**WHAT THIS TASK INVOLVES**
Go to the line below containing "The rational number" and print exactly from there through the line containing "Convert the fraction", both included. Print nothing else.

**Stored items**
——————

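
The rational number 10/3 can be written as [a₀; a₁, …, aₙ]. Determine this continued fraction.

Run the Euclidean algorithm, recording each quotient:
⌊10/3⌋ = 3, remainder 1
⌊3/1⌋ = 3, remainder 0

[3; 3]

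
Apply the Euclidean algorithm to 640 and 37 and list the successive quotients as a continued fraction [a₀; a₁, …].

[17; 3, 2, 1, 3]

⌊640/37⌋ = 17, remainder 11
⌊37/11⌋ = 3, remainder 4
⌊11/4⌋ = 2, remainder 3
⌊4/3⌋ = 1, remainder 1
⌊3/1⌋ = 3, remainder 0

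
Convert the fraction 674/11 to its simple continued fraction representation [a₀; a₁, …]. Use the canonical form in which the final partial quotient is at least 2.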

——————

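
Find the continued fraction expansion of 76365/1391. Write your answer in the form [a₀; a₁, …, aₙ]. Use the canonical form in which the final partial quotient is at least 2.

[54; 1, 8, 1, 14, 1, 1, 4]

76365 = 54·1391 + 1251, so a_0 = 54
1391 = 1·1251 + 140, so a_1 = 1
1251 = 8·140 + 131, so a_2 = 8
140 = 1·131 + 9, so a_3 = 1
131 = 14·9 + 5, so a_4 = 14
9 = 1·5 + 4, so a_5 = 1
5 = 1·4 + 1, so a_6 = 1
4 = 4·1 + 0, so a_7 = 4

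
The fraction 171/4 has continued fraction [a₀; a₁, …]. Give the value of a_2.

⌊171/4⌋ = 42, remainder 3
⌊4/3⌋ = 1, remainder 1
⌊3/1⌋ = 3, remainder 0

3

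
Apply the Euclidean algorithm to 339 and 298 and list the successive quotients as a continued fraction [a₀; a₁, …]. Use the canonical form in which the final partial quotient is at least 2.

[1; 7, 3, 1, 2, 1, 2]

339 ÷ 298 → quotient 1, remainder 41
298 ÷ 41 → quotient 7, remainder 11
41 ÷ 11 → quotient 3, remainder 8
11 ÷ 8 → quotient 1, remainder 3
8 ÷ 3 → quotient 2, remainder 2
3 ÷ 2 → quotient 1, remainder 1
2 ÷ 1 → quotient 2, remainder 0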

——————

**FINISHED TASK**
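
The rational number 10/3 can be written as [a₀; a₁, …, aₙ]. Determine this continued fraction.

Run the Euclidean algorithm, recording each quotient:
⌊10/3⌋ = 3, remainder 1
⌊3/1⌋ = 3, remainder 0

[3; 3]

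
Apply the Euclidean algorithm to 640 and 37 and list the successive quotients as a continued fraction [a₀; a₁, …].

[17; 3, 2, 1, 3]

⌊640/37⌋ = 17, remainder 11
⌊37/11⌋ = 3, remainder 4
⌊11/4⌋ = 2, remainder 3
⌊4/3⌋ = 1, remainder 1
⌊3/1⌋ = 3, remainder 0

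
Convert the fraction 674/11 to its simple continued fraction representation [a₀; a₁, …]. Use the canonical form in which the final partial quotient is at least 2.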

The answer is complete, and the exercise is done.